### Task description
Search the data for the string "form" and extract every line where it appears.

### Available data
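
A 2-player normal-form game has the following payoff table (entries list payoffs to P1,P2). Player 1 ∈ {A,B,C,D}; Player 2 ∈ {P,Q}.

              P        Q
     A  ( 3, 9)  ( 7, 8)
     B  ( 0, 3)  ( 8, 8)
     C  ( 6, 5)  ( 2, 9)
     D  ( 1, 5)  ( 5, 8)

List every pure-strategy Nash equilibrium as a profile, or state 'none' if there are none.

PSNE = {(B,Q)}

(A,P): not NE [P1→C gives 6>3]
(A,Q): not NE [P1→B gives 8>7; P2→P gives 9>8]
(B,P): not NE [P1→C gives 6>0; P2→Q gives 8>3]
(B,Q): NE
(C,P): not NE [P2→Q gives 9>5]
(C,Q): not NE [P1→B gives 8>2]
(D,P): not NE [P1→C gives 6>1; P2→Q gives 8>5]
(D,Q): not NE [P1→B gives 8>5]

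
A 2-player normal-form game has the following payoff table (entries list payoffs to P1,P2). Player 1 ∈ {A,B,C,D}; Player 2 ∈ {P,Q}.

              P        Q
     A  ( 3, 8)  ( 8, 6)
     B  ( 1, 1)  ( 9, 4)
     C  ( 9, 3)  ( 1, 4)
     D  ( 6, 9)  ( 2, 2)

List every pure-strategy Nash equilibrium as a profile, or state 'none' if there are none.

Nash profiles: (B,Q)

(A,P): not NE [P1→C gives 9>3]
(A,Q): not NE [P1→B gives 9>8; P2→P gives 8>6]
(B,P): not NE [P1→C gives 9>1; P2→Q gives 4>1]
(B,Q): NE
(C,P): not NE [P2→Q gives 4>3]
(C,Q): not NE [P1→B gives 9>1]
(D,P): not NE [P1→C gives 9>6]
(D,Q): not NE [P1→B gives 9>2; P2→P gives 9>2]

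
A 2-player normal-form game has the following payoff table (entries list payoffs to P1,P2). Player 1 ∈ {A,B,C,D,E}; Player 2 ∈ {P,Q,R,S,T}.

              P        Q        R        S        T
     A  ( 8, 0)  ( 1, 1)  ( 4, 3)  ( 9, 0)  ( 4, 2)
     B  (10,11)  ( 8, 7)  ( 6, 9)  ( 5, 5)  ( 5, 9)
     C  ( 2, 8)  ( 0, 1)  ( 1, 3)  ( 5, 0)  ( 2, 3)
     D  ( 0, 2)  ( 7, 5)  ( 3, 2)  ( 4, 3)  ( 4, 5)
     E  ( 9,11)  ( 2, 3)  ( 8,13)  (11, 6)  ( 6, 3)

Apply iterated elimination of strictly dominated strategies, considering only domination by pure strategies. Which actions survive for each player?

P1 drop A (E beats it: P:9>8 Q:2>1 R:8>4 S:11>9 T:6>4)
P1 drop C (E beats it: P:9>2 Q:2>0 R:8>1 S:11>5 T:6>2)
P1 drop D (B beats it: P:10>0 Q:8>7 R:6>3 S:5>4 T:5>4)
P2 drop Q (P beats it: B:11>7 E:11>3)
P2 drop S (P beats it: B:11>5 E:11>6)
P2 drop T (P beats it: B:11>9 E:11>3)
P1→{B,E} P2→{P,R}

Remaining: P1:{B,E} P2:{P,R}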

* * *

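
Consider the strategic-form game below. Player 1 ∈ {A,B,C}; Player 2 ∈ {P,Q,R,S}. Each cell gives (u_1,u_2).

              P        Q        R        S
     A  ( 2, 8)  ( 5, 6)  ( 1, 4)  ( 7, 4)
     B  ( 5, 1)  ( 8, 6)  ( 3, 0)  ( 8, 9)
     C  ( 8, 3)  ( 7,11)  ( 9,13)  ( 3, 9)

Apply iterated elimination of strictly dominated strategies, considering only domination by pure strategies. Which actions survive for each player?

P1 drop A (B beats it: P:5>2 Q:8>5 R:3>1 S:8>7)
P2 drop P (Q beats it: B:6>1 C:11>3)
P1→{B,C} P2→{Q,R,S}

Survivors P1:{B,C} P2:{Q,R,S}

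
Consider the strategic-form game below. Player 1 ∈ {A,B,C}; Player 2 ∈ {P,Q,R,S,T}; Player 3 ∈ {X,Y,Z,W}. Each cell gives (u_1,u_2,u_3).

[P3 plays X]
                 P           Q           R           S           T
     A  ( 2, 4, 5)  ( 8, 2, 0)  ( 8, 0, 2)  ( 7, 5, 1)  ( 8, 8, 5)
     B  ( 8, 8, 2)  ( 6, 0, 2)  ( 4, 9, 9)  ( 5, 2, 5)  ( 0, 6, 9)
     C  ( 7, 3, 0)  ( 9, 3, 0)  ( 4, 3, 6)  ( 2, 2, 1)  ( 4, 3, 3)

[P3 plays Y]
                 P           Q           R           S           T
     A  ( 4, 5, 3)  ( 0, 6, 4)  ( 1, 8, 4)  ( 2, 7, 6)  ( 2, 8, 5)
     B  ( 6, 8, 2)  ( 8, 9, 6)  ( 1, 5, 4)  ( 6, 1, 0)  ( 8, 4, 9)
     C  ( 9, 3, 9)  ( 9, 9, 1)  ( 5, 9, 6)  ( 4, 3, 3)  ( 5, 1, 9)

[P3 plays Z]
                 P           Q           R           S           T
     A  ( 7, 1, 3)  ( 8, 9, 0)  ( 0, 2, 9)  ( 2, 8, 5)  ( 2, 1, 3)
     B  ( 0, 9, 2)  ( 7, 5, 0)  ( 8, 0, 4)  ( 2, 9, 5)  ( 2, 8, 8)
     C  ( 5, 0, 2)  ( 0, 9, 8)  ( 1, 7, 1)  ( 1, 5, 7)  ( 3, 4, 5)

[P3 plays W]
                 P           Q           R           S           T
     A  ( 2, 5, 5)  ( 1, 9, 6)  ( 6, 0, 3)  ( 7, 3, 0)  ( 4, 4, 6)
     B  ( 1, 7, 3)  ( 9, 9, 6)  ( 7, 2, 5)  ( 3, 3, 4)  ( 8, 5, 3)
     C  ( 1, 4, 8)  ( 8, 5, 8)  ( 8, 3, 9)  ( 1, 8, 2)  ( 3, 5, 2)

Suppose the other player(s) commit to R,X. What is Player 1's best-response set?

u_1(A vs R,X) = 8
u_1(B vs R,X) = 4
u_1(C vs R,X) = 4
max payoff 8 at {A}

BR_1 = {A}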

### Answer for this exercise
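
A 2-player normal-form game has the following payoff table (entries list payoffs to P1,P2). Player 1 ∈ {A,B,C,D}; Player 2 ∈ {P,Q}.
A 2-player normal-form game has the following payoff table (entries list payoffs to P1,P2). Player 1 ∈ {A,B,C,D}; Player 2 ∈ {P,Q}.
A 2-player normal-form game has the following payoff table (entries list payoffs to P1,P2). Player 1 ∈ {A,B,C,D,E}; Player 2 ∈ {P,Q,R,S,T}.
Consider the strategic-form game below. Player 1 ∈ {A,B,C}; Player 2 ∈ {P,Q,R,S}. Each cell gives (u_1,u_2).
Consider the strategic-form game below. Player 1 ∈ {A,B,C}; Player 2 ∈ {P,Q,R,S,T}; Player 3 ∈ {X,Y,Z,W}. Each cell gives (u_1,u_2,u_3).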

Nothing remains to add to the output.